• PROMPT: Stop after the line with "Answer: -384"; until then, please copy every line of the records word for word from the first.

+ + + + +

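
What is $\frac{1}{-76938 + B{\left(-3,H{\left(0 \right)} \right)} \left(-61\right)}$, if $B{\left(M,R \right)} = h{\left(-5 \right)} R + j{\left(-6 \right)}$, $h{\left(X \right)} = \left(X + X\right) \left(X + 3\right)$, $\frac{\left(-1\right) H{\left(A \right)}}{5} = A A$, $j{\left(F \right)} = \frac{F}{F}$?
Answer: $- \frac{1}{76999} \approx -1.2987 \cdot 10^{-5}$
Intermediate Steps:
$j{\left(F \right)} = 1$
$H{\left(A \right)} = - 5 A^{2}$ ($H{\left(A \right)} = - 5 A A = - 5 A^{2}$)
$h{\left(X \right)} = 2 X \left(3 + X\right)$
$B{\left(M,R \right)} = 1 + 20 R$ ($B{\left(M,R \right)} = 2 \left(-5\right) \left(3 - 5\right) R + 1 = 2 \left(-5\right) \left(-2\right) R + 1 = 20 R + 1 = 1 + 20 R$)
$\frac{1}{-76938 + B{\left(-3,H{\left(0 \right)} \right)} \left(-61\right)} = \frac{1}{-76938 + \left(1 + 20 \left(- 5 \cdot 0^{2}\right)\right) \left(-61\right)} = \frac{1}{-76938 + \left(1 + 20 \left(\left(-5\right) 0\right)\right) \left(-61\right)} = \frac{1}{-76938 + \left(1 + 20 \cdot 0\right) \left(-61\right)} = \frac{1}{-76938 + \left(1 + 0\right) \left(-61\right)} = \frac{1}{-76938 + 1 \left(-61\right)} = \frac{1}{-76938 - 61} = \frac{1}{-76999} = - \frac{1}{76999}$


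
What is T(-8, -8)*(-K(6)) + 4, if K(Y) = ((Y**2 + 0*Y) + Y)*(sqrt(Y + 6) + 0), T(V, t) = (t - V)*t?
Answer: 4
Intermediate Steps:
T(V, t) = t*(t - V)
K(Y) = sqrt(6 + Y)*(Y + Y**2) (K(Y) = ((Y**2 + 0) + Y)*(sqrt(6 + Y) + 0) = (Y**2 + Y)*sqrt(6 + Y) = (Y + Y**2)*sqrt(6 + Y) = sqrt(6 + Y)*(Y + Y**2))
T(-8, -8)*(-K(6)) + 4 = (-8*(-8 - 1*(-8)))*(-6*sqrt(6 + 6)*(1 + 6)) + 4 = (-8*(-8 + 8))*(-6*sqrt(12)*7) + 4 = (-8*0)*(-6*2*sqrt(3)*7) + 4 = 0*(-84*sqrt(3)) + 4 = 0 + 4 = 4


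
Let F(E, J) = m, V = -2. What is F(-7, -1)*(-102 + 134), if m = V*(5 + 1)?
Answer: -384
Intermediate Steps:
m = -12 (m = -2*(5 + 1) = -2*6 = -12)
F(E, J) = -12
F(-7, -1)*(-102 + 134) = -12*(-102 + 134) = -12*32 = -384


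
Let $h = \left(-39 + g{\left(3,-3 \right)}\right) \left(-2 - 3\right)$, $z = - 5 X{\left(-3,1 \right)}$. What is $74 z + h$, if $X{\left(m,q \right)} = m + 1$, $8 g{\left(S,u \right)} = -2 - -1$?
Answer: $\frac{7485}{8} \approx 935.63$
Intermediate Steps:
$g{\left(S,u \right)} = - \frac{1}{8}$ ($g{\left(S,u \right)} = \frac{-2 - -1}{8} = \frac{-2 + 1}{8} = \frac{1}{8} \left(-1\right) = - \frac{1}{8}$)
$X{\left(m,q \right)} = 1 + m$
$z = 10$ ($z = - 5 \left(1 - 3\right) = \left(-5\right) \left(-2\right) = 10$)
$h = \frac{1565}{8}$ ($h = \left(-39 - \frac{1}{8}\right) \left(-2 - 3\right) = \left(- \frac{313}{8}\right) \left(-5\right) = \frac{1565}{8} \approx 195.63$)
$74 z + h = 74 \cdot 10 + \frac{1565}{8} = 740 + \frac{1565}{8} = \frac{7485}{8}$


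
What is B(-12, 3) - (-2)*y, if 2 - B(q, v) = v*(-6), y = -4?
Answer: 12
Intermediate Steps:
B(q, v) = 2 + 6*v (B(q, v) = 2 - v*(-6) = 2 - (-6)*v = 2 + 6*v)
B(-12, 3) - (-2)*y = (2 + 6*3) - (-2)*(-4) = (2 + 18) - 1*8 = 20 - 8 = 12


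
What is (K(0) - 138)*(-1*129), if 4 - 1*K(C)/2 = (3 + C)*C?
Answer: 16770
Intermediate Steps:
K(C) = 8 - 2*C*(3 + C) (K(C) = 8 - 2*(3 + C)*C = 8 - 2*C*(3 + C))
(K(0) - 138)*(-1*129) = ((8 - 6*0 - 2*0²) - 138)*(-1*129) = ((8 + 0 - 2*0) - 138)*(-129) = ((8 + 0 + 0) - 138)*(-129) = (8 - 138)*(-129) = -130*(-129) = 16770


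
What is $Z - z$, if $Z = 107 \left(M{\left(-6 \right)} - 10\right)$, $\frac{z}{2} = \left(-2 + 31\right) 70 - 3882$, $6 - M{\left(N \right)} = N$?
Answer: $3918$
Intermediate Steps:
$M{\left(N \right)} = 6 - N$
$z = -3704$ ($z = 2 \left(\left(-2 + 31\right) 70 - 3882\right) = 2 \left(29 \cdot 70 - 3882\right) = 2 \left(2030 - 3882\right) = 2 \left(-1852\right) = -3704$)
$Z = 214$ ($Z = 107 \left(\left(6 - -6\right) - 10\right) = 107 \left(\left(6 + 6\right) - 10\right) = 107 \left(12 - 10\right) = 107 \cdot 2 = 214$)
$Z - z = 214 - -3704 = 214 + 3704 = 3918$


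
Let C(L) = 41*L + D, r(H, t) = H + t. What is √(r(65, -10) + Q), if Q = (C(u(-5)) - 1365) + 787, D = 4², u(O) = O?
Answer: 2*I*√178 ≈ 26.683*I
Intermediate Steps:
D = 16
C(L) = 16 + 41*L (C(L) = 41*L + 16 = 16 + 41*L)
Q = -767 (Q = ((16 + 41*(-5)) - 1365) + 787 = ((16 - 205) - 1365) + 787 = (-189 - 1365) + 787 = -1554 + 787 = -767)
√(r(65, -10) + Q) = √((65 - 10) - 767) = √(55 - 767) = √(-712) = 2*I*√178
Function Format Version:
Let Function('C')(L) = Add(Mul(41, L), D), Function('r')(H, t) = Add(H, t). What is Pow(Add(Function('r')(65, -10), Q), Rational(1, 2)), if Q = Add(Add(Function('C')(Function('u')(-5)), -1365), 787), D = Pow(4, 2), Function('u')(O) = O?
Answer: Mul(2, I, Pow(178, Rational(1, 2))) ≈ Mul(26.683, I)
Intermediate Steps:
D = 16
Function('C')(L) = Add(16, Mul(41, L)) (Function('C')(L) = Add(Mul(41, L), 16) = Add(16, Mul(41, L)))
Q = -767 (Q = Add(Add(Add(16, Mul(41, -5)), -1365), 787) = Add(Add(Add(16, -205), -1365), 787) = Add(Add(-189, -1365), 787) = Add(-1554, 787) = -767)
Pow(Add(Function('r')(65, -10), Q), Rational(1, 2)) = Pow(Add(Add(65, -10), -767), Rational(1, 2)) = Pow(Add(55, -767), Rational(1, 2)) = Pow(-712, Rational(1, 2)) = Mul(2, I, Pow(178, Rational(1, 2)))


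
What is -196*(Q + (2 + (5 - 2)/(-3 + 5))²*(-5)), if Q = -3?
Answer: 12593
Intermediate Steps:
-196*(Q + (2 + (5 - 2)/(-3 + 5))²*(-5)) = -196*(-3 + (2 + (5 - 2)/(-3 + 5))²*(-5)) = -196*(-3 + (2 + 3/2)²*(-5)) = -196*(-3 + (7/2)²*(-5)) = -196*(-3 + (49/4)*(-5)) = -196*(-3 - 245/4) = -196*(-257/4) = 12593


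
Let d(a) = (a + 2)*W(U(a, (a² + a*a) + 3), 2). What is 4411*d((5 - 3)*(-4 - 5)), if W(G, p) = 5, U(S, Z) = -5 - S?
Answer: -352880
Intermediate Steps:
d(a) = 10 + 5*a (d(a) = (a + 2)*5 = (2 + a)*5 = 10 + 5*a)
4411*d((5 - 3)*(-4 - 5)) = 4411*(10 + 5*((5 - 3)*(-4 - 5))) = 4411*(10 + 5*(2*(-9))) = 4411*(10 + 5*(-18)) = 4411*(10 - 90) = 4411*(-80) = -352880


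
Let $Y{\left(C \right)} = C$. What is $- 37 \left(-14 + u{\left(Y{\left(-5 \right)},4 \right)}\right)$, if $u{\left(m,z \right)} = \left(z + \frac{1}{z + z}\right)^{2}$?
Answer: $- \frac{7141}{64} \approx -111.58$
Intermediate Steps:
$u{\left(m,z \right)} = \left(z + \frac{1}{2 z}\right)^{2}$
$- 37 \left(-14 + u{\left(Y{\left(-5 \right)},4 \right)}\right) = - 37 \left(-14 + \frac{\left(1 + 2 \cdot 4^{2}\right)^{2}}{4 \cdot 16}\right) = - 37 \left(-14 + \frac{1}{4} \cdot \frac{1}{16} \left(1 + 2 \cdot 16\right)^{2}\right) = - 37 \left(-14 + \frac{1}{4} \cdot \frac{1}{16} \left(1 + 32\right)^{2}\right) = - 37 \left(-14 + \frac{1}{4} \cdot \frac{1}{16} \cdot 33^{2}\right) = - 37 \left(-14 + \frac{1}{4} \cdot \frac{1}{16} \cdot 1089\right) = - 37 \left(-14 + \frac{1089}{64}\right) = \left(-37\right) \frac{193}{64} = - \frac{7141}{64}$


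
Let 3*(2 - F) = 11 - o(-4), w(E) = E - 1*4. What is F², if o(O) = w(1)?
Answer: 64/9 ≈ 7.1111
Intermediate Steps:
w(E) = -4 + E (w(E) = E - 4 = -4 + E)
o(O) = -3 (o(O) = -4 + 1 = -3)
F = -8/3 (F = 2 - (11 - 1*(-3))/3 = 2 - (11 + 3)/3 = 2 - ⅓*14 = 2 - 14/3 = -8/3 ≈ -2.6667)
F² = (-8/3)² = 64/9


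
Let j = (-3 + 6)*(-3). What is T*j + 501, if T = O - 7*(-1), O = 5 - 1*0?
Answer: 393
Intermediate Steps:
O = 5 (O = 5 + 0 = 5)
j = -9 (j = 3*(-3) = -9)
T = 12 (T = 5 - 7*(-1) = 5 + 7 = 12)
T*j + 501 = 12*(-9) + 501 = -108 + 501 = 393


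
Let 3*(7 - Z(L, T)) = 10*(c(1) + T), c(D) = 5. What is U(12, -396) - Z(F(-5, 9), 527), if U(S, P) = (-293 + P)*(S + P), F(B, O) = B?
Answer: 799027/3 ≈ 2.6634e+5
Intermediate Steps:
Z(L, T) = -29/3 - 10*T/3 (Z(L, T) = 7 - 10*(5 + T)/3 = 7 - (50 + 10*T)/3 = 7 + (-50/3 - 10*T/3) = -29/3 - 10*T/3)
U(S, P) = (-293 + P)*(P + S)
U(12, -396) - Z(F(-5, 9), 527) = ((-396)² - 293*(-396) - 293*12 - 396*12) - (-29/3 - 10/3*527) = (156816 + 116028 - 3516 - 4752) - (-29/3 - 5270/3) = 264576 - 1*(-5299/3) = 264576 + 5299/3 = 799027/3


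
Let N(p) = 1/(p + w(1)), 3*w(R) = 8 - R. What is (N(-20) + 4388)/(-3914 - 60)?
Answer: -232561/210622 ≈ -1.1042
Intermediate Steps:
w(R) = 8/3 - R/3 (w(R) = (8 - R)/3 = 8/3 - R/3)
N(p) = 1/(7/3 + p) (N(p) = 1/(p + (8/3 - 1/3*1)) = 1/(p + (8/3 - 1/3)) = 1/(p + 7/3) = 1/(7/3 + p))
(N(-20) + 4388)/(-3914 - 60) = (3/(7 + 3*(-20)) + 4388)/(-3914 - 60) = (3/(7 - 60) + 4388)/(-3974) = (3/(-53) + 4388)*(-1/3974) = (3*(-1/53) + 4388)*(-1/3974) = (-3/53 + 4388)*(-1/3974) = (232561/53)*(-1/3974) = -232561/210622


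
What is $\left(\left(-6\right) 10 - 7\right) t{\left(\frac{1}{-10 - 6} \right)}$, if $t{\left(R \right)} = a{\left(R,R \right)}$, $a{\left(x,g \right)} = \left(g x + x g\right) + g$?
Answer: $\frac{469}{128} \approx 3.6641$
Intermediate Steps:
$a{\left(x,g \right)} = g + 2 g x$ ($a{\left(x,g \right)} = \left(g x + g x\right) + g = 2 g x + g = g + 2 g x$)
$t{\left(R \right)} = R \left(1 + 2 R\right)$
$\left(\left(-6\right) 10 - 7\right) t{\left(\frac{1}{-10 - 6} \right)} = \left(\left(-6\right) 10 - 7\right) \frac{1 + \frac{2}{-10 - 6}}{-10 - 6} = \left(-60 - 7\right) \frac{1 + \frac{2}{-16}}{-16} = - 67 \left(- \frac{1 + 2 \left(- \frac{1}{16}\right)}{16}\right) = - 67 \left(- \frac{1 - \frac{1}{8}}{16}\right) = - 67 \left(\left(- \frac{1}{16}\right) \frac{7}{8}\right) = \left(-67\right) \left(- \frac{7}{128}\right) = \frac{469}{128}$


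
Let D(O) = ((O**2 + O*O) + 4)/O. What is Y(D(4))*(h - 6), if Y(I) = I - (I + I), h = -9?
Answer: 135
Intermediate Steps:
D(O) = (4 + 2*O**2)/O (D(O) = ((O**2 + O**2) + 4)/O = (2*O**2 + 4)/O = (4 + 2*O**2)/O)
Y(I) = -I (Y(I) = I - 2*I = -I)
Y(D(4))*(h - 6) = (-(2*4 + 4/4))*(-9 - 6) = -(8 + 4*(1/4))*(-15) = -(8 + 1)*(-15) = -1*9*(-15) = -9*(-15) = 135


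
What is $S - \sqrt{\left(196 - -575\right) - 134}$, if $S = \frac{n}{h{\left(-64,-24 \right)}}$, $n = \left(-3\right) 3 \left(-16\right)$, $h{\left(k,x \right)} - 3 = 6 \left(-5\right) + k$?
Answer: $- \frac{144}{91} - 7 \sqrt{13} \approx -26.821$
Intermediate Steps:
$h{\left(k,x \right)} = -27 + k$ ($h{\left(k,x \right)} = 3 + \left(6 \left(-5\right) + k\right) = 3 + \left(-30 + k\right) = -27 + k$)
$n = 144$ ($n = \left(-9\right) \left(-16\right) = 144$)
$S = - \frac{144}{91}$ ($S = \frac{144}{-27 - 64} = \frac{144}{-91} = 144 \left(- \frac{1}{91}\right) = - \frac{144}{91} \approx -1.5824$)
$S - \sqrt{\left(196 - -575\right) - 134} = - \frac{144}{91} - \sqrt{\left(196 - -575\right) - 134} = - \frac{144}{91} - \sqrt{\left(196 + 575\right) - 134} = - \frac{144}{91} - \sqrt{771 - 134} = - \frac{144}{91} - \sqrt{637} = - \frac{144}{91} - 7 \sqrt{13}$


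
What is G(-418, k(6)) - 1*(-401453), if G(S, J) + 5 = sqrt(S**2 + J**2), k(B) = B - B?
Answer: 401866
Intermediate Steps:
k(B) = 0
G(S, J) = -5 + sqrt(J**2 + S**2) (G(S, J) = -5 + sqrt(S**2 + J**2) = -5 + sqrt(J**2 + S**2))
G(-418, k(6)) - 1*(-401453) = (-5 + sqrt(0**2 + (-418)**2)) - 1*(-401453) = (-5 + sqrt(0 + 174724)) + 401453 = (-5 + sqrt(174724)) + 401453 = (-5 + 418) + 401453 = 413 + 401453 = 401866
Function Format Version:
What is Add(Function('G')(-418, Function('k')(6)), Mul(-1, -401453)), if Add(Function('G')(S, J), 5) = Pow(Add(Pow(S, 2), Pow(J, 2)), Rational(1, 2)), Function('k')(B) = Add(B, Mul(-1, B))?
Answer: 401866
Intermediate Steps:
Function('k')(B) = 0
Function('G')(S, J) = Add(-5, Pow(Add(Pow(J, 2), Pow(S, 2)), Rational(1, 2))) (Function('G')(S, J) = Add(-5, Pow(Add(Pow(S, 2), Pow(J, 2)), Rational(1, 2))) = Add(-5, Pow(Add(Pow(J, 2), Pow(S, 2)), Rational(1, 2))))
Add(Function('G')(-418, Function('k')(6)), Mul(-1, -401453)) = Add(Add(-5, Pow(Add(Pow(0, 2), Pow(-418, 2)), Rational(1, 2))), Mul(-1, -401453)) = Add(Add(-5, Pow(Add(0, 174724), Rational(1, 2))), 401453) = Add(Add(-5, Pow(174724, Rational(1, 2))), 401453) = Add(Add(-5, 418), 401453) = Add(413, 401453) = 401866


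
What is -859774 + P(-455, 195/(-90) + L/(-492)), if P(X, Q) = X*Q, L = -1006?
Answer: -35248459/41 ≈ -8.5972e+5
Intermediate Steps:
P(X, Q) = Q*X
-859774 + P(-455, 195/(-90) + L/(-492)) = -859774 + (195/(-90) - 1006/(-492))*(-455) = -859774 + (195*(-1/90) - 1006*(-1/492))*(-455) = -859774 + (-13/6 + 503/246)*(-455) = -859774 - 5/41*(-455) = -859774 + 2275/41 = -35248459/41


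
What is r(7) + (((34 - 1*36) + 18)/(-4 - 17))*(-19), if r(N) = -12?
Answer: 52/21 ≈ 2.4762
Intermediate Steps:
r(7) + (((34 - 1*36) + 18)/(-4 - 17))*(-19) = -12 + (((34 - 1*36) + 18)/(-4 - 17))*(-19) = -12 + (((34 - 36) + 18)/(-21))*(-19) = -12 + ((-2 + 18)*(-1/21))*(-19) = -12 + (16*(-1/21))*(-19) = -12 - 16/21*(-19) = -12 + 304/21 = 52/21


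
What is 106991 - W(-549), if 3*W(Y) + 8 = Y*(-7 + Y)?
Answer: 15737/3 ≈ 5245.7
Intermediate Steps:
W(Y) = -8/3 + Y*(-7 + Y)/3 (W(Y) = -8/3 + (Y*(-7 + Y))/3 = -8/3 + Y*(-7 + Y)/3)
106991 - W(-549) = 106991 - (-8/3 - 7/3*(-549) + (1/3)*(-549)**2) = 106991 - (-8/3 + 1281 + (1/3)*301401) = 106991 - (-8/3 + 1281 + 100467) = 106991 - 1*305236/3 = 106991 - 305236/3 = 15737/3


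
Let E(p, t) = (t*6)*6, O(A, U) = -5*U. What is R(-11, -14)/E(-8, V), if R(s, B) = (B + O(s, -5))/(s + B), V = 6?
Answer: -11/5400 ≈ -0.0020370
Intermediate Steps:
E(p, t) = 36*t (E(p, t) = (6*t)*6 = 36*t)
R(s, B) = (25 + B)/(B + s) (R(s, B) = (B - 5*(-5))/(s + B) = (B + 25)/(B + s) = (25 + B)/(B + s))
R(-11, -14)/E(-8, V) = ((25 - 14)/(-14 - 11))/((36*6)) = (11/(-25))/216 = -1/25*11*(1/216) = -11/25*1/216 = -11/5400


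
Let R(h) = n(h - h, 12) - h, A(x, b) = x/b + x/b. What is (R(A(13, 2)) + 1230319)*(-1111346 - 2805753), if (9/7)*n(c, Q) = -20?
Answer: -43372525226786/9 ≈ -4.8192e+12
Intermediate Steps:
A(x, b) = 2*x/b
n(c, Q) = -140/9 (n(c, Q) = (7/9)*(-20) = -140/9)
R(h) = -140/9 - h
(R(A(13, 2)) + 1230319)*(-1111346 - 2805753) = ((-140/9 - 2*13/2) + 1230319)*(-1111346 - 2805753) = ((-140/9 - 2*13/2) + 1230319)*(-3917099) = ((-140/9 - 1*13) + 1230319)*(-3917099) = ((-140/9 - 13) + 1230319)*(-3917099) = (-257/9 + 1230319)*(-3917099) = (11072614/9)*(-3917099) = -43372525226786/9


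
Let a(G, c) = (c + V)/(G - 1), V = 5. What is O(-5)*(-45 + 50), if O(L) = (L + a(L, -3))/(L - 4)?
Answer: 80/27 ≈ 2.9630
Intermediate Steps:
a(G, c) = (5 + c)/(-1 + G) (a(G, c) = (c + 5)/(G - 1) = (5 + c)/(-1 + G))
O(L) = (L + 2/(-1 + L))/(-4 + L) (O(L) = (L + (5 - 3)/(-1 + L))/(L - 4) = (L + 2/(-1 + L))/(-4 + L))
O(-5)*(-45 + 50) = ((2 - 5*(-1 - 5))/((-1 - 5)*(-4 - 5)))*(-45 + 50) = ((2 - 5*(-6))/(-6*(-9)))*5 = -⅙*(-⅑)*(2 + 30)*5 = -⅙*(-⅑)*32*5 = (16/27)*5 = 80/27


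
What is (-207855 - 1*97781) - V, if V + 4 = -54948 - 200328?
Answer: -50356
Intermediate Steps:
V = -255280 (V = -4 + (-54948 - 200328) = -4 - 255276 = -255280)
(-207855 - 1*97781) - V = (-207855 - 1*97781) - 1*(-255280) = (-207855 - 97781) + 255280 = -305636 + 255280 = -50356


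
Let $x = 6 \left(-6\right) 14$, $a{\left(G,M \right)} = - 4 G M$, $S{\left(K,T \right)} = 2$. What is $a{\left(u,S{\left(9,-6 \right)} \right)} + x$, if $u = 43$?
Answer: $-848$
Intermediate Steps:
$a{\left(G,M \right)} = - 4 G M$
$x = -504$ ($x = \left(-36\right) 14 = -504$)
$a{\left(u,S{\left(9,-6 \right)} \right)} + x = \left(-4\right) 43 \cdot 2 - 504 = -344 - 504 = -848$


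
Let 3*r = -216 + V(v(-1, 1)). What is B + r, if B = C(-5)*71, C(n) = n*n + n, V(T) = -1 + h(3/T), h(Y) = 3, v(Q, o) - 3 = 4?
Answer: 4046/3 ≈ 1348.7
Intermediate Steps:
v(Q, o) = 7 (v(Q, o) = 3 + 4 = 7)
V(T) = 2 (V(T) = -1 + 3 = 2)
C(n) = n + n² (C(n) = n² + n = n + n²)
r = -214/3 (r = (-216 + 2)/3 = (⅓)*(-214) = -214/3 ≈ -71.333)
B = 1420 (B = -5*(1 - 5)*71 = -5*(-4)*71 = 20*71 = 1420)
B + r = 1420 - 214/3 = 4046/3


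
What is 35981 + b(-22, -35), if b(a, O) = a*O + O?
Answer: 36716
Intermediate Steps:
b(a, O) = O + O*a (b(a, O) = O*a + O = O + O*a)
35981 + b(-22, -35) = 35981 - 35*(1 - 22) = 35981 - 35*(-21) = 35981 + 735 = 36716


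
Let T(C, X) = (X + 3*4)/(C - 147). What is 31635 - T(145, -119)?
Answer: 63163/2 ≈ 31582.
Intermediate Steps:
T(C, X) = (12 + X)/(-147 + C) (T(C, X) = (X + 12)/(-147 + C) = (12 + X)/(-147 + C))
31635 - T(145, -119) = 31635 - (12 - 119)/(-147 + 145) = 31635 - (-107)/(-2) = 31635 - (-1)*(-107)/2 = 31635 - 1*107/2 = 31635 - 107/2 = 63163/2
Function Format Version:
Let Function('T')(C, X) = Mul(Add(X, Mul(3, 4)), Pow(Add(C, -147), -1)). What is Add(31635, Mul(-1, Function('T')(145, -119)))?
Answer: Rational(63163, 2) ≈ 31582.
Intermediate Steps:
Function('T')(C, X) = Mul(Pow(Add(-147, C), -1), Add(12, X)) (Function('T')(C, X) = Mul(Add(X, 12), Pow(Add(-147, C), -1)) = Mul(Add(12, X), Pow(Add(-147, C), -1)) = Mul(Pow(Add(-147, C), -1), Add(12, X)))
Add(31635, Mul(-1, Function('T')(145, -119))) = Add(31635, Mul(-1, Mul(Pow(Add(-147, 145), -1), Add(12, -119)))) = Add(31635, Mul(-1, Mul(Pow(-2, -1), -107))) = Add(31635, Mul(-1, Mul(Rational(-1, 2), -107))) = Add(31635, Mul(-1, Rational(107, 2))) = Add(31635, Rational(-107, 2)) = Rational(63163, 2)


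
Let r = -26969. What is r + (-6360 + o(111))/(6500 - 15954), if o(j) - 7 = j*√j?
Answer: -254958573/9454 - 111*√111/9454 ≈ -26968.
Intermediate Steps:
o(j) = 7 + j^(3/2) (o(j) = 7 + j*√j = 7 + j^(3/2))
r + (-6360 + o(111))/(6500 - 15954) = -26969 + (-6360 + (7 + 111^(3/2)))/(6500 - 15954) = -26969 + (-6360 + (7 + 111*√111))/(-9454) = -26969 + (-6353 + 111*√111)*(-1/9454) = -26969 + (6353/9454 - 111*√111/9454) = -254958573/9454 - 111*√111/9454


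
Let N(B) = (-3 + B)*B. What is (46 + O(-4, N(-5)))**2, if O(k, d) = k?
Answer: 1764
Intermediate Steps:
N(B) = B*(-3 + B)
(46 + O(-4, N(-5)))**2 = (46 - 4)**2 = 42**2 = 1764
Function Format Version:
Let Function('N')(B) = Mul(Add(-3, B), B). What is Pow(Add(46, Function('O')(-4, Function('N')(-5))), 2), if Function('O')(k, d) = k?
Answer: 1764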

+ + + + +

• ANSWER SECTION:
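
What is $\frac{1}{-76938 + B{\left(-3,H{\left(0 \right)} \right)} \left(-61\right)}$, if $B{\left(M,R \right)} = h{\left(-5 \right)} R + j{\left(-6 \right)}$, $h{\left(X \right)} = \left(X + X\right) \left(X + 3\right)$, $\frac{\left(-1\right) H{\left(A \right)}}{5} = A A$, $j{\left(F \right)} = \frac{F}{F}$?
Answer: $- \frac{1}{76999} \approx -1.2987 \cdot 10^{-5}$
Intermediate Steps:
$j{\left(F \right)} = 1$
$H{\left(A \right)} = - 5 A^{2}$ ($H{\left(A \right)} = - 5 A A = - 5 A^{2}$)
$h{\left(X \right)} = 2 X \left(3 + X\right)$
$B{\left(M,R \right)} = 1 + 20 R$ ($B{\left(M,R \right)} = 2 \left(-5\right) \left(3 - 5\right) R + 1 = 2 \left(-5\right) \left(-2\right) R + 1 = 20 R + 1 = 1 + 20 R$)
$\frac{1}{-76938 + B{\left(-3,H{\left(0 \right)} \right)} \left(-61\right)} = \frac{1}{-76938 + \left(1 + 20 \left(- 5 \cdot 0^{2}\right)\right) \left(-61\right)} = \frac{1}{-76938 + \left(1 + 20 \left(\left(-5\right) 0\right)\right) \left(-61\right)} = \frac{1}{-76938 + \left(1 + 20 \cdot 0\right) \left(-61\right)} = \frac{1}{-76938 + \left(1 + 0\right) \left(-61\right)} = \frac{1}{-76938 + 1 \left(-61\right)} = \frac{1}{-76938 - 61} = \frac{1}{-76999} = - \frac{1}{76999}$


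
What is T(-8, -8)*(-K(6)) + 4, if K(Y) = ((Y**2 + 0*Y) + Y)*(sqrt(Y + 6) + 0), T(V, t) = (t - V)*t?
Answer: 4
Intermediate Steps:
T(V, t) = t*(t - V)
K(Y) = sqrt(6 + Y)*(Y + Y**2) (K(Y) = ((Y**2 + 0) + Y)*(sqrt(6 + Y) + 0) = (Y**2 + Y)*sqrt(6 + Y) = (Y + Y**2)*sqrt(6 + Y) = sqrt(6 + Y)*(Y + Y**2))
T(-8, -8)*(-K(6)) + 4 = (-8*(-8 - 1*(-8)))*(-6*sqrt(6 + 6)*(1 + 6)) + 4 = (-8*(-8 + 8))*(-6*sqrt(12)*7) + 4 = (-8*0)*(-6*2*sqrt(3)*7) + 4 = 0*(-84*sqrt(3)) + 4 = 0 + 4 = 4


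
Let F(E, J) = m, V = -2. What is F(-7, -1)*(-102 + 134), if m = V*(5 + 1)?
Answer: -384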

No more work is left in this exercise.